AIM OF THE TASK:
Quote the entries that follow exactly, leaving none out.

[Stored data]
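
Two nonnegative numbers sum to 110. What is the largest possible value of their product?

3025

With x + y = 110, the product is P(x) = x(110 − x).
P'(x) = 110 − 2x = 0 gives x = 55; P'' = −2 < 0, so this is the maximum.
P = 55·55 = 3025.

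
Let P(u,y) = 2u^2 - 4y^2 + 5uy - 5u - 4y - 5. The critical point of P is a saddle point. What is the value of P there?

-151/19

∂P/∂u = 4u + 5y - 5 = 0 and ∂P/∂y = 5u - 8y - 4 = 0, so (u, y) = (20/19, 3/19).
The Hessian has P_{uu} = 4, P_{yy} = -8, P_{uy} = 5, giving D = -57 < 0, so the point is a saddle point.
P(20/19, 3/19) = -151/19.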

EXERCISE OUTPUT:
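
Two nonnegative numbers sum to 110. What is the largest possible value of their product?

3025

With x + y = 110, the product is P(x) = x(110 − x).
P'(x) = 110 − 2x = 0 gives x = 55; P'' = −2 < 0, so this is the maximum.
P = 55·55 = 3025.

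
Let P(u,y) = 2u^2 - 4y^2 + 5uy - 5u - 4y - 5. The critical point of P is a saddle point. What is the value of P there?

-151/19

∂P/∂u = 4u + 5y - 5 = 0 and ∂P/∂y = 5u - 8y - 4 = 0, so (u, y) = (20/19, 3/19).
The Hessian has P_{uu} = 4, P_{yy} = -8, P_{uy} = 5, giving D = -57 < 0, so the point is a saddle point.
P(20/19, 3/19) = -151/19.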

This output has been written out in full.